PROVIDED INFORMATION section start

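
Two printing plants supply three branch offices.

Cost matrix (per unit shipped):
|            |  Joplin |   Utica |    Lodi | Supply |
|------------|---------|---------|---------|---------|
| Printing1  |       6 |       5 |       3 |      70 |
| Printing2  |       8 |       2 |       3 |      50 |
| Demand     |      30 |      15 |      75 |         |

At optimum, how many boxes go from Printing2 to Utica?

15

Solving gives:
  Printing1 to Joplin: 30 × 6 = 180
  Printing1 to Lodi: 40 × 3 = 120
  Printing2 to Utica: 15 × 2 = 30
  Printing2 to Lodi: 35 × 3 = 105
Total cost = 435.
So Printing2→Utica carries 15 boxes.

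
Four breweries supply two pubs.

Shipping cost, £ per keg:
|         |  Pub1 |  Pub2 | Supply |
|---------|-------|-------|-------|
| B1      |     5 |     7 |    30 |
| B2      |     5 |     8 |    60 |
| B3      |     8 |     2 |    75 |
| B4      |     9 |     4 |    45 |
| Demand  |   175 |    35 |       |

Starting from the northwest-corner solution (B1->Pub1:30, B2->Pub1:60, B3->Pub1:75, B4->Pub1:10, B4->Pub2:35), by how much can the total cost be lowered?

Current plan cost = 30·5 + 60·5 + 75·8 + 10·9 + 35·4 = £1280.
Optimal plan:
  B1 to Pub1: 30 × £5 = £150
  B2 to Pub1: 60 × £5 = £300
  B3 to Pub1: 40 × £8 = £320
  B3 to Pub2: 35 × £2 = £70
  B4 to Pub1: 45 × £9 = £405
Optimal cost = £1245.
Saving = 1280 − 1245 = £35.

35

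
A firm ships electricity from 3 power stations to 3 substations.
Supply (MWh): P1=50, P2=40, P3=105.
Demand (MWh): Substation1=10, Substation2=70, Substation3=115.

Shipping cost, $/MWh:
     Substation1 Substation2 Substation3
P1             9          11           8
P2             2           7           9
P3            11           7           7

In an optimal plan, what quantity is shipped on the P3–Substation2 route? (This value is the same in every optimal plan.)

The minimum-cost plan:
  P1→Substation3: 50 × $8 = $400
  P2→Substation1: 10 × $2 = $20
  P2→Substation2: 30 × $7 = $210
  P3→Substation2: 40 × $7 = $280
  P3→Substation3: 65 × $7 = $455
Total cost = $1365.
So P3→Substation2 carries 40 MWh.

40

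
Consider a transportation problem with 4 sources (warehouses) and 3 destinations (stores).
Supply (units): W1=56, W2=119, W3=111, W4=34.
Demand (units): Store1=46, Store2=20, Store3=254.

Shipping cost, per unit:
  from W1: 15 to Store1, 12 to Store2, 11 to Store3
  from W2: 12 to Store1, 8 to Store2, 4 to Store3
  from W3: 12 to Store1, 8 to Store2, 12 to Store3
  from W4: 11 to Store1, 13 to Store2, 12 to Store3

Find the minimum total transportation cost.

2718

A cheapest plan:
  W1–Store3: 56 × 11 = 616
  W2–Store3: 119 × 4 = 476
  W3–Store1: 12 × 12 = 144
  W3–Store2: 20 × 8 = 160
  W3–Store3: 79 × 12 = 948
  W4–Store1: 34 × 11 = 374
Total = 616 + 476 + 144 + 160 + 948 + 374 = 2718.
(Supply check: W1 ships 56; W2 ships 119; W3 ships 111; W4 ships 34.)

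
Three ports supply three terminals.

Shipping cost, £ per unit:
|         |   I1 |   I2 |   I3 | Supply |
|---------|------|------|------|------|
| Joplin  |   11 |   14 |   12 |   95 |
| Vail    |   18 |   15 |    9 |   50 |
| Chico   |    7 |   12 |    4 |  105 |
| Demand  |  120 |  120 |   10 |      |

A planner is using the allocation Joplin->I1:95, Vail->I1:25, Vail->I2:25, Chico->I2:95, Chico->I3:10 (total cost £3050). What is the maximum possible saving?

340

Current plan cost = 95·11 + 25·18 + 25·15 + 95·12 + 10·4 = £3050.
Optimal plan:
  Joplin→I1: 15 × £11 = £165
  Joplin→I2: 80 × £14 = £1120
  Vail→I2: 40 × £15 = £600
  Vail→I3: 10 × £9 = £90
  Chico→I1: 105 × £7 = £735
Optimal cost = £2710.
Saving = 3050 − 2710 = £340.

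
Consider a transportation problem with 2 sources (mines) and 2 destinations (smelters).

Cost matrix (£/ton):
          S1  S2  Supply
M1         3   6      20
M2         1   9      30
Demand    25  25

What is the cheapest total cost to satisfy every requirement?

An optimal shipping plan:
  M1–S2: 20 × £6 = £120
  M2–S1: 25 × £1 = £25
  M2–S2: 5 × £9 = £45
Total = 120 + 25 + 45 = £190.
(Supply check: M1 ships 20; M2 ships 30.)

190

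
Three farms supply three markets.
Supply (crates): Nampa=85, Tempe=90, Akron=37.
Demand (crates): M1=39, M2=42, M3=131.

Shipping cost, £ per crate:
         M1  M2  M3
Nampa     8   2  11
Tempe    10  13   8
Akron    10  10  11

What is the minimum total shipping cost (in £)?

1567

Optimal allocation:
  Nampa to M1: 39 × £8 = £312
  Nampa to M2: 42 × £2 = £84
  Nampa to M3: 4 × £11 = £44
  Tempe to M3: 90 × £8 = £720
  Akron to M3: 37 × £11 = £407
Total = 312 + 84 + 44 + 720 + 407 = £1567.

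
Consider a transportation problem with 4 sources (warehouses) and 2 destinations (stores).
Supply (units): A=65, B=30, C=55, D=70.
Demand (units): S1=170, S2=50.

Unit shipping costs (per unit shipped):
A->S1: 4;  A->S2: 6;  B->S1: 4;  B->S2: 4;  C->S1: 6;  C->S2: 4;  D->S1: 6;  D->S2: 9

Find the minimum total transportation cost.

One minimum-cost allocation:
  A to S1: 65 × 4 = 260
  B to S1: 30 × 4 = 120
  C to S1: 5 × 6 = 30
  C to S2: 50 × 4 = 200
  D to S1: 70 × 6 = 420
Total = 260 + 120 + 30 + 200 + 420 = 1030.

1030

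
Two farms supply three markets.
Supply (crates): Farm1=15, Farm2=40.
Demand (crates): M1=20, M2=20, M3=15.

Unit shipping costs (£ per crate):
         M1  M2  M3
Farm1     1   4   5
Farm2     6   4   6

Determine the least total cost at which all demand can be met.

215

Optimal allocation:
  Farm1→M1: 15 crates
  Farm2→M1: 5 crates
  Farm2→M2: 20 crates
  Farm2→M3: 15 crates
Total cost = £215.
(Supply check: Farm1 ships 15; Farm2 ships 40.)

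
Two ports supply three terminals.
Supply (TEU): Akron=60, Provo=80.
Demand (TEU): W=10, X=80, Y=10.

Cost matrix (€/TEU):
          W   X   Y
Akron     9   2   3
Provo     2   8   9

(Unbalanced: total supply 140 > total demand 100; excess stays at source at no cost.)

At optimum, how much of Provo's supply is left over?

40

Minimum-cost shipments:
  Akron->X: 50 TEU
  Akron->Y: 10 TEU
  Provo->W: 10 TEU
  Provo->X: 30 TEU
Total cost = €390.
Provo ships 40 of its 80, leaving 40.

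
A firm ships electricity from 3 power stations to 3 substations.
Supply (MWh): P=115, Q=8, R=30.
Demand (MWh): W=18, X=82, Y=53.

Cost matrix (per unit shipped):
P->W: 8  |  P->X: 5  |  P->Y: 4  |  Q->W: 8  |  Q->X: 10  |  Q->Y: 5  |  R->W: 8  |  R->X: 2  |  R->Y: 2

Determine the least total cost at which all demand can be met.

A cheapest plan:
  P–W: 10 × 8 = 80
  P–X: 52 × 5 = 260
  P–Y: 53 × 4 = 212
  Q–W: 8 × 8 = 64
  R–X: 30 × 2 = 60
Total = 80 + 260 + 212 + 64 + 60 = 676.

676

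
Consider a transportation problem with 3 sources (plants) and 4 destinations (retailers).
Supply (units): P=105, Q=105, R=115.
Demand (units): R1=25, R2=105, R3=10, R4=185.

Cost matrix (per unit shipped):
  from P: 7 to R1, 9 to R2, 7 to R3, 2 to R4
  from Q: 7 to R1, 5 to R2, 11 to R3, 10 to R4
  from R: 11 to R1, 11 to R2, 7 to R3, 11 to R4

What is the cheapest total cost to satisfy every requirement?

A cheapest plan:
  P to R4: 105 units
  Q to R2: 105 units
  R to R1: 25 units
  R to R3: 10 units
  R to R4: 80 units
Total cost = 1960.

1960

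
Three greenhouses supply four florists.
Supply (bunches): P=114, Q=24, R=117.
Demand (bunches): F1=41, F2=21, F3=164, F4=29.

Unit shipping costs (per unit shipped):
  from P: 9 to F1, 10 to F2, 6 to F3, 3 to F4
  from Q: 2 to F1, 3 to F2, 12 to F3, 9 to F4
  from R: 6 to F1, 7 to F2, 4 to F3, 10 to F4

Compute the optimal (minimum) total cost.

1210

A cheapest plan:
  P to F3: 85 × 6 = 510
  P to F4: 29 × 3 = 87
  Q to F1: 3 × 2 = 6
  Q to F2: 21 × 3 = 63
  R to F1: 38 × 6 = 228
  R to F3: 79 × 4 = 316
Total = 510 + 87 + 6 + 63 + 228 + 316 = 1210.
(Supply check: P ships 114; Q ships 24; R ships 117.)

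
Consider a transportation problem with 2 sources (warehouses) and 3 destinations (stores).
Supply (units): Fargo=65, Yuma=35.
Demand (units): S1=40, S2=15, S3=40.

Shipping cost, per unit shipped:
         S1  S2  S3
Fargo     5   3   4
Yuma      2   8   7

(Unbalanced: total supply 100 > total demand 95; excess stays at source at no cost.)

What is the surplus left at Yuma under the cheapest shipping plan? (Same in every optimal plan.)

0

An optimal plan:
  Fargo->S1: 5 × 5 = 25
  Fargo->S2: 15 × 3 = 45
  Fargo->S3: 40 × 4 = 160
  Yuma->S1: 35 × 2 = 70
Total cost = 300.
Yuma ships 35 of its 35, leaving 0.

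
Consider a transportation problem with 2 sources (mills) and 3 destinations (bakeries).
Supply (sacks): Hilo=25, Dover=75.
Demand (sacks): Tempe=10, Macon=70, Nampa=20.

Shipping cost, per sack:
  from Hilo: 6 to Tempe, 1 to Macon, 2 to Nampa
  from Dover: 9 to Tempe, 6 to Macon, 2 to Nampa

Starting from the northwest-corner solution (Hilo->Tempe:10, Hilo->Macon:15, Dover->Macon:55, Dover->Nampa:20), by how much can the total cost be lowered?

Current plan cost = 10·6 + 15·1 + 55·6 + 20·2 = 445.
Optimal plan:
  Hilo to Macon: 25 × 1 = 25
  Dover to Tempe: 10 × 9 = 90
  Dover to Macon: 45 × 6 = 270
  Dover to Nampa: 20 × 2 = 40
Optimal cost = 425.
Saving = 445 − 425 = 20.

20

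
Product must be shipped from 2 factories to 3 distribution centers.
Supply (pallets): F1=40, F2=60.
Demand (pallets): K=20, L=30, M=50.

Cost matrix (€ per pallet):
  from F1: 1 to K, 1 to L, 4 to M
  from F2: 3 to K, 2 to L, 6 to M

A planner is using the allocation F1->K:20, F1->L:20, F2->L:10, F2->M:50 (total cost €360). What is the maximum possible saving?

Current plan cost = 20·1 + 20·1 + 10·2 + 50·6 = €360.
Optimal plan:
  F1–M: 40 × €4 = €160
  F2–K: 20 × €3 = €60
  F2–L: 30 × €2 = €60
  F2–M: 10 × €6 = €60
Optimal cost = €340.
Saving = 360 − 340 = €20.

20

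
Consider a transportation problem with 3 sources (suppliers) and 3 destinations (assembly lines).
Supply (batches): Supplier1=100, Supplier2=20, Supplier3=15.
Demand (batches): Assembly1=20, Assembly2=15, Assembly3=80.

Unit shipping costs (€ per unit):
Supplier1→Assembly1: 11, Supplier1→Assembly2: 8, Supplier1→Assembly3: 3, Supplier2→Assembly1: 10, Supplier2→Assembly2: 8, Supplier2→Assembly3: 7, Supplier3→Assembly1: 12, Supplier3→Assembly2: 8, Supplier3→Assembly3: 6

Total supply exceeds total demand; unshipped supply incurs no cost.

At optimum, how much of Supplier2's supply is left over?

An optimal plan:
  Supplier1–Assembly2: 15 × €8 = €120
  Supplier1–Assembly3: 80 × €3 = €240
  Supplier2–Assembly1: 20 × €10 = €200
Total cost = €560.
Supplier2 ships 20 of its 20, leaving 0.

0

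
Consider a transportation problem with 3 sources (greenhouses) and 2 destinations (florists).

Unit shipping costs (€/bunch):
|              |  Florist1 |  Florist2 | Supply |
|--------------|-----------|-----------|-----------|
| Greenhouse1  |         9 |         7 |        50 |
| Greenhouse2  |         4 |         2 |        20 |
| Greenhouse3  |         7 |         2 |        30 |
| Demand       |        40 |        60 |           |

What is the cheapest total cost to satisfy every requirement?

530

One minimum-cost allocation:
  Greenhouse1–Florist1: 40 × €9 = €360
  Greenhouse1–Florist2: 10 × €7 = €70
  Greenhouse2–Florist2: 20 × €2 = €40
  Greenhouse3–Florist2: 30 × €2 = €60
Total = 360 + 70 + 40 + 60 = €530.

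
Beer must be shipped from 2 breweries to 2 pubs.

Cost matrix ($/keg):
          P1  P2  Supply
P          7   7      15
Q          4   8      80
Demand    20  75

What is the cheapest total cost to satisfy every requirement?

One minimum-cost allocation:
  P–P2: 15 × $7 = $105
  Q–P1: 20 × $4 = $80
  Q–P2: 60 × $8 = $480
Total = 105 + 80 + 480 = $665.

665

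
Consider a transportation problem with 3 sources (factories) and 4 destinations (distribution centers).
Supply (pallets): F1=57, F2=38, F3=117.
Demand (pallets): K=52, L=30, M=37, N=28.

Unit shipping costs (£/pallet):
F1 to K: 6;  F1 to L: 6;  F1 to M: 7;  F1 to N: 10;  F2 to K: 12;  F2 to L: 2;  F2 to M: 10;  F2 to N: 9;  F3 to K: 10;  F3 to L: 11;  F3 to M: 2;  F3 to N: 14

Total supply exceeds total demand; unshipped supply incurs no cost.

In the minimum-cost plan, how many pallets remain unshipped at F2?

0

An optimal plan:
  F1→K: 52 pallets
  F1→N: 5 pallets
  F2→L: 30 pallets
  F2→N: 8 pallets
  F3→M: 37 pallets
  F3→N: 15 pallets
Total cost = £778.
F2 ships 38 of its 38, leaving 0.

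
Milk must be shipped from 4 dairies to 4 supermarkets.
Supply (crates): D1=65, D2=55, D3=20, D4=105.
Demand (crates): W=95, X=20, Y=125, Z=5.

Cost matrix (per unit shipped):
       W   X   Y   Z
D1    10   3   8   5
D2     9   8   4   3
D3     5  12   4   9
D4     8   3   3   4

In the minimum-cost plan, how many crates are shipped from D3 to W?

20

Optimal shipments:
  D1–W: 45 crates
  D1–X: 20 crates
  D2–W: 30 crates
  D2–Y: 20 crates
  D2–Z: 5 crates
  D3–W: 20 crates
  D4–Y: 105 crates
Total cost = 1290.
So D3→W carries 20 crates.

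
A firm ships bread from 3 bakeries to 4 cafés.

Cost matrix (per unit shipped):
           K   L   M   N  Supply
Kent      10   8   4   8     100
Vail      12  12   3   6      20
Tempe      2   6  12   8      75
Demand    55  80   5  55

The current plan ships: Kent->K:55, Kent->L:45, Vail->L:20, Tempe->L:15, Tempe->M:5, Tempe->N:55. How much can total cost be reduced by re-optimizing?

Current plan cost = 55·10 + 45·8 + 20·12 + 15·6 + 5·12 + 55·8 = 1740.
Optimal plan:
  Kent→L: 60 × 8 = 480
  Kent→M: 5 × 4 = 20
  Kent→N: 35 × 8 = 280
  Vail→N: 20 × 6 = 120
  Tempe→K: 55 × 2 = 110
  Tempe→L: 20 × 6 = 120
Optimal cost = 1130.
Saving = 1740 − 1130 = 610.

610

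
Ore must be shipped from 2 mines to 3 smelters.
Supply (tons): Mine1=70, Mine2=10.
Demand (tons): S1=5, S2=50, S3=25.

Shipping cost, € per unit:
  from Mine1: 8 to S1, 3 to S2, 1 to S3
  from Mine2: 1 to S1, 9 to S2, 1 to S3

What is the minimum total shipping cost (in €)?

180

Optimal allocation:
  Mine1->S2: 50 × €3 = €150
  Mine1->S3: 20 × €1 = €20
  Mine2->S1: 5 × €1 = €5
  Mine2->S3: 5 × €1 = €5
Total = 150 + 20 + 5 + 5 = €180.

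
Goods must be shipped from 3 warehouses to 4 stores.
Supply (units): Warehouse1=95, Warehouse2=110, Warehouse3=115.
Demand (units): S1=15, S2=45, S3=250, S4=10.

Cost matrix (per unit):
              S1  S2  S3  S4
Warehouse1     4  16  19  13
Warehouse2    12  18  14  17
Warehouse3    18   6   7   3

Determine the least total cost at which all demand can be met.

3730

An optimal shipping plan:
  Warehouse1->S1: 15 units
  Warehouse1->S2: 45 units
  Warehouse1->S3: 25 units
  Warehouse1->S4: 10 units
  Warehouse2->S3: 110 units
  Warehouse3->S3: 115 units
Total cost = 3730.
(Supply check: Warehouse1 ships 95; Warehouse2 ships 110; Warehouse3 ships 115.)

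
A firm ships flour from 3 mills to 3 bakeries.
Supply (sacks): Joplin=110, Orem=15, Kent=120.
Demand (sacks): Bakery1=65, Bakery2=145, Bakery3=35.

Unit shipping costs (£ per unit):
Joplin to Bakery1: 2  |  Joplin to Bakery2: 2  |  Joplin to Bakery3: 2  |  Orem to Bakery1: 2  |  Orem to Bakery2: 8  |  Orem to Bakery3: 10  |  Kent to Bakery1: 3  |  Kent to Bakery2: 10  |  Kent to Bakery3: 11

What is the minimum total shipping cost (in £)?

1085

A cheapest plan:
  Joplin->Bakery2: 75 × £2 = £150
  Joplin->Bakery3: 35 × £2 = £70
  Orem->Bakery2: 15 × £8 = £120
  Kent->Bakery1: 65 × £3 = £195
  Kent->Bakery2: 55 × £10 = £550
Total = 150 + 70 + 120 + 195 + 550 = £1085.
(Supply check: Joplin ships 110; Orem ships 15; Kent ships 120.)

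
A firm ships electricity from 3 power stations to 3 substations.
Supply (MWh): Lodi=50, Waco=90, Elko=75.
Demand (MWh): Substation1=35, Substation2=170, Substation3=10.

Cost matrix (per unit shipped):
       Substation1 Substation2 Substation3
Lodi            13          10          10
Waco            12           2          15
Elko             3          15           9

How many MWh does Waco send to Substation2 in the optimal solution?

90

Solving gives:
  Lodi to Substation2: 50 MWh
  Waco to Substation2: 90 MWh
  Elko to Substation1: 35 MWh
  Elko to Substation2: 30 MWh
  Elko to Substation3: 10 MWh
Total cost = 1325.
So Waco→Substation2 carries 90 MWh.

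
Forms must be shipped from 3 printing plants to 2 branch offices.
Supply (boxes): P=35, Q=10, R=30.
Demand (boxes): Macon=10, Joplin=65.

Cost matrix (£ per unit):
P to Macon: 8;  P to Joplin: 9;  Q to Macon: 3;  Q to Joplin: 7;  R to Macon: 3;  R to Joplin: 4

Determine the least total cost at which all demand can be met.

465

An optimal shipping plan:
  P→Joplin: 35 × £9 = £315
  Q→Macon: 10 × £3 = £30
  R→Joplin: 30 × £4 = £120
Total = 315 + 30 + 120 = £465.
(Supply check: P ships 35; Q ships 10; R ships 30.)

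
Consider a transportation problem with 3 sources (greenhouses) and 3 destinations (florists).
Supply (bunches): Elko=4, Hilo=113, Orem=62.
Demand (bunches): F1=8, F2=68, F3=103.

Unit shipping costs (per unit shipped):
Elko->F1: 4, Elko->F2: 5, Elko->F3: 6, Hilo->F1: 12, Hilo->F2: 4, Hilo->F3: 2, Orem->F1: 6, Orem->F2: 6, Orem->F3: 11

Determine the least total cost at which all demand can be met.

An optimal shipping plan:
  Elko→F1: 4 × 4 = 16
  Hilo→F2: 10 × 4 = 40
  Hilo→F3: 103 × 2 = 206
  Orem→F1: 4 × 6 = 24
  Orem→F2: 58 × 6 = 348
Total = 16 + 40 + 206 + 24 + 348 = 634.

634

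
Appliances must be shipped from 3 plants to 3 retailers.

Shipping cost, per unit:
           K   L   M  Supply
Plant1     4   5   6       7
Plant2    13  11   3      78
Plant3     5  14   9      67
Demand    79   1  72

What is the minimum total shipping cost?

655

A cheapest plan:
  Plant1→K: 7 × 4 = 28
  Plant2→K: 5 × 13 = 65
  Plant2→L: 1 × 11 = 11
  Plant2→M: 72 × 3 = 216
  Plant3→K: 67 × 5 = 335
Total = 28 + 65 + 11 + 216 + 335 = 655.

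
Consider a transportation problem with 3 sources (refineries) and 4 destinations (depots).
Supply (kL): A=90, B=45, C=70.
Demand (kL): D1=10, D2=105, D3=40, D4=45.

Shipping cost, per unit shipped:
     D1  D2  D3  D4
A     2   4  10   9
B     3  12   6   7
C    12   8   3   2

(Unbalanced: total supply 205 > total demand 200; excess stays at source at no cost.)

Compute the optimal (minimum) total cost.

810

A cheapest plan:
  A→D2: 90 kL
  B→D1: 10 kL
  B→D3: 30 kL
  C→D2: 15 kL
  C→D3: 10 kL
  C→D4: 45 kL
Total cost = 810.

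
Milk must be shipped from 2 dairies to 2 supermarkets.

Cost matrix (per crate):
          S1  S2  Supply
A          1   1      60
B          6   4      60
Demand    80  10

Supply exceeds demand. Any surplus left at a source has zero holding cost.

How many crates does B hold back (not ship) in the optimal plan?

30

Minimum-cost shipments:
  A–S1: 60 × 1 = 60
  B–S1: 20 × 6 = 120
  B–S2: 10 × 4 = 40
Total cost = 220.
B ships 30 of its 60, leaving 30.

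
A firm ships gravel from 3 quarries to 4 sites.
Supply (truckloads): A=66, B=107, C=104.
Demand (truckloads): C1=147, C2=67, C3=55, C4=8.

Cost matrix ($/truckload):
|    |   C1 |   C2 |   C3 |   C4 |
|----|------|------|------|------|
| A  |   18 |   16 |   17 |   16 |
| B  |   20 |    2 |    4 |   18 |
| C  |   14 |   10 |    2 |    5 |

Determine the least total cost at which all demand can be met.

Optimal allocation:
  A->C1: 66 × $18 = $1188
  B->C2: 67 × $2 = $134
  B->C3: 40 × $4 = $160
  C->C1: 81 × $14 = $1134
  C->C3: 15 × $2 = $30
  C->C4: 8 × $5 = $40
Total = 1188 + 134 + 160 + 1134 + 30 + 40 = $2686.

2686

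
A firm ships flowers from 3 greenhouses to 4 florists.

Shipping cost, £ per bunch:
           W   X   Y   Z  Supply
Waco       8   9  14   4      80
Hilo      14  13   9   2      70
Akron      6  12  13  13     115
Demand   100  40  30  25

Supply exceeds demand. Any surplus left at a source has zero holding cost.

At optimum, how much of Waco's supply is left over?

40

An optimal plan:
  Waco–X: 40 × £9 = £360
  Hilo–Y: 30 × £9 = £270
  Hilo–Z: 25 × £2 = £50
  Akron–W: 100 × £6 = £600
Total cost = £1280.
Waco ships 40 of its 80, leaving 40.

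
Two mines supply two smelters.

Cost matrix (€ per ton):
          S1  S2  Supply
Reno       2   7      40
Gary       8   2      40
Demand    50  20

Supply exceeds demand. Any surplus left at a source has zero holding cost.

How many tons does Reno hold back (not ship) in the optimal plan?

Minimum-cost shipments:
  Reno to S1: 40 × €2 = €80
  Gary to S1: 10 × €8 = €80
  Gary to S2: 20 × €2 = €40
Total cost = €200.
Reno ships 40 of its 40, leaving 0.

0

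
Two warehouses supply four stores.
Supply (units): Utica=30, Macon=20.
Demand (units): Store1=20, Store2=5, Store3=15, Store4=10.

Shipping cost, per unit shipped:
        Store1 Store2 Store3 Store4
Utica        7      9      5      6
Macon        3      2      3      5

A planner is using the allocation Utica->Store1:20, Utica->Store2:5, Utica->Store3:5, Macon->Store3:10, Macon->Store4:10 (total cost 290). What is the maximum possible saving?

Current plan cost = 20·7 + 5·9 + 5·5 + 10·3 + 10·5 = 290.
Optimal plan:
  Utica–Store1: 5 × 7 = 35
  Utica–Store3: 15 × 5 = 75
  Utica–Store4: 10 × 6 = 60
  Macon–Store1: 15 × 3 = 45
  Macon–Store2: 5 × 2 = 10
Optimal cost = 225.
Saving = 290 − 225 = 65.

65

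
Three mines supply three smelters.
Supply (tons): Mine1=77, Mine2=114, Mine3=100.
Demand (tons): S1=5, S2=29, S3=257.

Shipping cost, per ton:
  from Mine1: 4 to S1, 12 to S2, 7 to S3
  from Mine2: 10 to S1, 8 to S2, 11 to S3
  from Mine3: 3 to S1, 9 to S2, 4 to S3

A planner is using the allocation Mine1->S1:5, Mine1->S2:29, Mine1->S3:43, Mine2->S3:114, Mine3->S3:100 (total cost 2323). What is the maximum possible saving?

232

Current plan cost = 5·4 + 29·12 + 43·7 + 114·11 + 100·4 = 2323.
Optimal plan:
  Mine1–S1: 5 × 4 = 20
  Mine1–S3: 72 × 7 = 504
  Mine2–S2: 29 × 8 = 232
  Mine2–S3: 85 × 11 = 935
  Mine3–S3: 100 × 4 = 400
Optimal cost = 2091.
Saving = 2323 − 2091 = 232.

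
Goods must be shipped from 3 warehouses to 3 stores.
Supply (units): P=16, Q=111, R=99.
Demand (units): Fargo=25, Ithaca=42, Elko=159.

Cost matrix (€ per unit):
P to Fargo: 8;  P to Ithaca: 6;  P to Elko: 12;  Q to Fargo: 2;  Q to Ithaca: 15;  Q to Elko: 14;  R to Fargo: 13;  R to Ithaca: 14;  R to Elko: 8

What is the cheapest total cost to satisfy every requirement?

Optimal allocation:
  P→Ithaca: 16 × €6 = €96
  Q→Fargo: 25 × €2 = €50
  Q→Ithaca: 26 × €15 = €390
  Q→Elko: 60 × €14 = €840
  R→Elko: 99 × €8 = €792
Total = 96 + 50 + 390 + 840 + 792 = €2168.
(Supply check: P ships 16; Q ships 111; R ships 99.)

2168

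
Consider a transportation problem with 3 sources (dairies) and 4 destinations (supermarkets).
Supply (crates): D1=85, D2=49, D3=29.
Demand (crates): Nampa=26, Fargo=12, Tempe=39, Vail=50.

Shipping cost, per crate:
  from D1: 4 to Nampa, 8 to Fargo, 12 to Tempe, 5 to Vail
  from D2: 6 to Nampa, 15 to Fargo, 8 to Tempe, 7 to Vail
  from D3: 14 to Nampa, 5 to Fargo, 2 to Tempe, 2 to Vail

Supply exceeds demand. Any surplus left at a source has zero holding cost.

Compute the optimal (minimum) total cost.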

PROVIDED INFORMATION section end

### EXERCISE DIRECTIONS
As the answer, set down only the lines from the data above between the one holding "Demand (units): Store1=46, Store2=20, Store3=254." and the one holding "from W4: 11", inclusive, exactly as they read.

### RESPONSE TO THIS TASK
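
Demand (units): Store1=46, Store2=20, Store3=254.

Shipping cost, per unit:
  from W1: 15 to Store1, 12 to Store2, 11 to Store3
  from W2: 12 to Store1, 8 to Store2, 4 to Store3
  from W3: 12 to Store1, 8 to Store2, 12 to Store3
  from W4: 11 to Store1, 13 to Store2, 12 to Store3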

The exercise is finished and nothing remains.